| WHAT TO PRODUCE |
Output every record below exactly.

Items from a dataset

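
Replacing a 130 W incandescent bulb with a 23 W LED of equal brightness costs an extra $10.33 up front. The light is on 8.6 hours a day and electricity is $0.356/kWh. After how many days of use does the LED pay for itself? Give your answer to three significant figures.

31.5 days

Power saved = 130 − 23 = 107 W
Daily energy saved = 107 W × 8.6 h = 920.2 Wh = 0.9202 kWh
Daily savings = 0.9202 × $0.356 = $0.3276
Payback = $10.33 / $0.3276 per day = 31.53 days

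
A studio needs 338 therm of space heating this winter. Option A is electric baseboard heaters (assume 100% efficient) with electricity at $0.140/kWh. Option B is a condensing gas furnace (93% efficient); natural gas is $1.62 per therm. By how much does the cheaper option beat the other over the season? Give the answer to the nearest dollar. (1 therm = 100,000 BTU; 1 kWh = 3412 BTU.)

$798

Heat load = 338 therm × 100,000 = 33,800,000 BTU
Gas: input = 33,800,000 / 0.93 = 36,344,086 BTU = 363.4 therm → 363.4 × $1.62 = $588.77
Electric: 33,800,000 BTU / 3412 = 9,906 kWh → × $0.140 = $1,386.87
Difference = |$588.77 − $1,386.87| = $798.10 ≈ $798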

| EXERCISE OUTPUT |
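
Replacing a 130 W incandescent bulb with a 23 W LED of equal brightness costs an extra $10.33 up front. The light is on 8.6 hours a day and electricity is $0.356/kWh. After how many days of use does the LED pay for itself? Give your answer to three significant figures.

31.5 days

Power saved = 130 − 23 = 107 W
Daily energy saved = 107 W × 8.6 h = 920.2 Wh = 0.9202 kWh
Daily savings = 0.9202 × $0.356 = $0.3276
Payback = $10.33 / $0.3276 per day = 31.53 days

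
A studio needs 338 therm of space heating this winter. Option A is electric baseboard heaters (assume 100% efficient) with electricity at $0.140/kWh. Option B is a condensing gas furnace (93% efficient); natural gas is $1.62 per therm. By how much does the cheaper option beat the other over the season? Give the answer to the nearest dollar. (1 therm = 100,000 BTU; 1 kWh = 3412 BTU.)

$798

Heat load = 338 therm × 100,000 = 33,800,000 BTU
Gas: input = 33,800,000 / 0.93 = 36,344,086 BTU = 363.4 therm → 363.4 × $1.62 = $588.77
Electric: 33,800,000 BTU / 3412 = 9,906 kWh → × $0.140 = $1,386.87
Difference = |$588.77 − $1,386.87| = $798.10 ≈ $798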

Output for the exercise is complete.